## PROBLEM TO SOLVE
Lines that contain "expressing" are to be copied from the material, every one of them.

## SOURCE RECORDS
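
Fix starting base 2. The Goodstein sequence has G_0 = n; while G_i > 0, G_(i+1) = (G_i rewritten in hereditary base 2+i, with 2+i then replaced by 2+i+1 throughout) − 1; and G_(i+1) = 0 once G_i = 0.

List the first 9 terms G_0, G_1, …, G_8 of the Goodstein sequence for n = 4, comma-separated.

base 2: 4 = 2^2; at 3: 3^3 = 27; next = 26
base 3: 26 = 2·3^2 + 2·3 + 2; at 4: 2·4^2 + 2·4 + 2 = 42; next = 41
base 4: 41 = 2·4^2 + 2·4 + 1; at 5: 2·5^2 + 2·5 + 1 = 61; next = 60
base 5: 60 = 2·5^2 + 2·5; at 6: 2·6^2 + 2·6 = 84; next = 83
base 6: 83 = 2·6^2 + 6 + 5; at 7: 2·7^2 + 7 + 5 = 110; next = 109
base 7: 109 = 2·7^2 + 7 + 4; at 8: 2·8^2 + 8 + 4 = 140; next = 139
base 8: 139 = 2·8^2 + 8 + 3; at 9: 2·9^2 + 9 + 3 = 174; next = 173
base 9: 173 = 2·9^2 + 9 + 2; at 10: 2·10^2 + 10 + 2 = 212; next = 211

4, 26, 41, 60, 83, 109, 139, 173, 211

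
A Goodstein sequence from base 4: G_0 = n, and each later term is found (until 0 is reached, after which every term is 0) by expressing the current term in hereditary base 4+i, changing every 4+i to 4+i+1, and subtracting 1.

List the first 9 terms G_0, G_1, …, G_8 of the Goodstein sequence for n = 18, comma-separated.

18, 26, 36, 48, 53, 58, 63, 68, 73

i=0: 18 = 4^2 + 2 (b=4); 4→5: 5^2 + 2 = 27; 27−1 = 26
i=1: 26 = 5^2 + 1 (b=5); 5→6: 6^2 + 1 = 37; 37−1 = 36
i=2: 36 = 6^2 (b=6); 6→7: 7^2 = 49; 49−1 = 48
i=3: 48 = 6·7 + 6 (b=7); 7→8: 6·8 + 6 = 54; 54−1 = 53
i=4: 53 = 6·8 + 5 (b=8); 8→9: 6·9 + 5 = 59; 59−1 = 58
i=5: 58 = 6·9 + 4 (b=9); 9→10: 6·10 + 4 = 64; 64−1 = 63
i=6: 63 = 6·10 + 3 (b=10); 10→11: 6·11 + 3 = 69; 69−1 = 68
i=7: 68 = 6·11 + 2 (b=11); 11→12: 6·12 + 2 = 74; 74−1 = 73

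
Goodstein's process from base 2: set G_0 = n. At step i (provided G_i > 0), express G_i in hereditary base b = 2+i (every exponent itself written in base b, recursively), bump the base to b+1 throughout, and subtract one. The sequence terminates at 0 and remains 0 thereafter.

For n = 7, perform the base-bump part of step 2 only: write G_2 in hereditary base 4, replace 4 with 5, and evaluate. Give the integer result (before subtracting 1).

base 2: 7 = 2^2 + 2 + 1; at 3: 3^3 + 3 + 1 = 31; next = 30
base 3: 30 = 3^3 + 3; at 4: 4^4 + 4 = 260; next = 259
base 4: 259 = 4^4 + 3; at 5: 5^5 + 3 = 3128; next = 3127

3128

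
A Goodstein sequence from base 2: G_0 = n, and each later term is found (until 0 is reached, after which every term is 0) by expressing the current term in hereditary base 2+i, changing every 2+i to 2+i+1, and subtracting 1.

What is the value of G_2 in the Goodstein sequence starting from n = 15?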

## SOLUTION
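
A Goodstein sequence from base 4: G_0 = n, and each later term is found (until 0 is reached, after which every term is 0) by expressing the current term in hereditary base 4+i, changing every 4+i to 4+i+1, and subtracting 1.
A Goodstein sequence from base 2: G_0 = n, and each later term is found (until 0 is reached, after which every term is 0) by expressing the current term in hereditary base 2+i, changing every 2+i to 2+i+1, and subtracting 1.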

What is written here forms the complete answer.